Collected data
»»

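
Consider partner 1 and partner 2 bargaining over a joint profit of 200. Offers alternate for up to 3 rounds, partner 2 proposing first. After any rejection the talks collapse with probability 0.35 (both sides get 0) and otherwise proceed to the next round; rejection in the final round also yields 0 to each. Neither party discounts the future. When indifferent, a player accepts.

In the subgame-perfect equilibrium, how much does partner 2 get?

154.5

Round 3 (partner 2 proposes): rejection yields 0 for partner 1; partner 2 offers 0 and keeps 200.
Round 2 (partner 1 proposes): rejecting gives partner 2 an expected 0.65 × 200 = 130, so partner 1 offers 130, keeping 70.
Round 1 (partner 2 proposes): rejecting gives partner 1 an expected 0.65 × 70 = 45.5, so partner 2 offers 45.5, keeping 154.5.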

««

A word-for-word repeat of the full data is needed.

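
Consider partner 1 and partner 2 bargaining over a joint profit of 200. Offers alternate for up to 3 rounds, partner 2 proposing first. After any rejection the talks collapse with probability 0.35 (both sides get 0) and otherwise proceed to the next round; rejection in the final round also yields 0 to each. Neither party discounts the future. When indifferent, a player accepts.

In the subgame-perfect equilibrium, how much does partner 2 get?

154.5

Round 3 (partner 2 proposes): rejection yields 0 for partner 1; partner 2 offers 0 and keeps 200.
Round 2 (partner 1 proposes): rejecting gives partner 2 an expected 0.65 × 200 = 130, so partner 1 offers 130, keeping 70.
Round 1 (partner 2 proposes): rejecting gives partner 1 an expected 0.65 × 70 = 45.5, so partner 2 offers 45.5, keeping 154.5.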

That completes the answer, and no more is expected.